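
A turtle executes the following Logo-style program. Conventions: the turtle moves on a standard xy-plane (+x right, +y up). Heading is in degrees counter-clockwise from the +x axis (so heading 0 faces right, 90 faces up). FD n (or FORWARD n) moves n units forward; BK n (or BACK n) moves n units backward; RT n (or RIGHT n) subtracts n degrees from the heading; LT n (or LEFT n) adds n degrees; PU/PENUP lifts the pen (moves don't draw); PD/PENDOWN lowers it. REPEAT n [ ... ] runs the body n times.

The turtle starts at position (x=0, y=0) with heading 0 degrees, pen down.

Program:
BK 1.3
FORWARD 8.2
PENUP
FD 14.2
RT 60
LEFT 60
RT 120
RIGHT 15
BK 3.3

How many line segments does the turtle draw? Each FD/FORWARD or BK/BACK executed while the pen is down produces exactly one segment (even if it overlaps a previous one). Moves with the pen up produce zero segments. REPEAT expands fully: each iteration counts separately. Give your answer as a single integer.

Executing turtle program step by step:
Start: pos=(0,0), heading=0, pen down
BK 1.3: (0,0) -> (-1.3,0) [heading=0, draw]
FD 8.2: (-1.3,0) -> (6.9,0) [heading=0, draw]
PU: pen up
FD 14.2: (6.9,0) -> (21.1,0) [heading=0, move]
RT 60: heading 0 -> 300
LT 60: heading 300 -> 0
RT 120: heading 0 -> 240
RT 15: heading 240 -> 225
BK 3.3: (21.1,0) -> (23.433,2.333) [heading=225, move]
Final: pos=(23.433,2.333), heading=225, 2 segment(s) drawn
Segments drawn: 2

Answer: 2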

++++

Task
Write the entries again, exactly as they stand.

Reply to the task
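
A turtle executes the following Logo-style program. Conventions: the turtle moves on a standard xy-plane (+x right, +y up). Heading is in degrees counter-clockwise from the +x axis (so heading 0 faces right, 90 faces up). FD n (or FORWARD n) moves n units forward; BK n (or BACK n) moves n units backward; RT n (or RIGHT n) subtracts n degrees from the heading; LT n (or LEFT n) adds n degrees; PU/PENUP lifts the pen (moves don't draw); PD/PENDOWN lowers it. REPEAT n [ ... ] runs the body n times.

The turtle starts at position (x=0, y=0) with heading 0 degrees, pen down.

Program:
BK 1.3
FORWARD 8.2
PENUP
FD 14.2
RT 60
LEFT 60
RT 120
RIGHT 15
BK 3.3

How many line segments does the turtle draw? Each FD/FORWARD or BK/BACK executed while the pen is down produces exactly one segment (even if it overlaps a previous one). Moves with the pen up produce zero segments. REPEAT expands fully: each iteration counts separately. Give your answer as a single integer.

Executing turtle program step by step:
Start: pos=(0,0), heading=0, pen down
BK 1.3: (0,0) -> (-1.3,0) [heading=0, draw]
FD 8.2: (-1.3,0) -> (6.9,0) [heading=0, draw]
PU: pen up
FD 14.2: (6.9,0) -> (21.1,0) [heading=0, move]
RT 60: heading 0 -> 300
LT 60: heading 300 -> 0
RT 120: heading 0 -> 240
RT 15: heading 240 -> 225
BK 3.3: (21.1,0) -> (23.433,2.333) [heading=225, move]
Final: pos=(23.433,2.333), heading=225, 2 segment(s) drawn
Segments drawn: 2

Answer: 2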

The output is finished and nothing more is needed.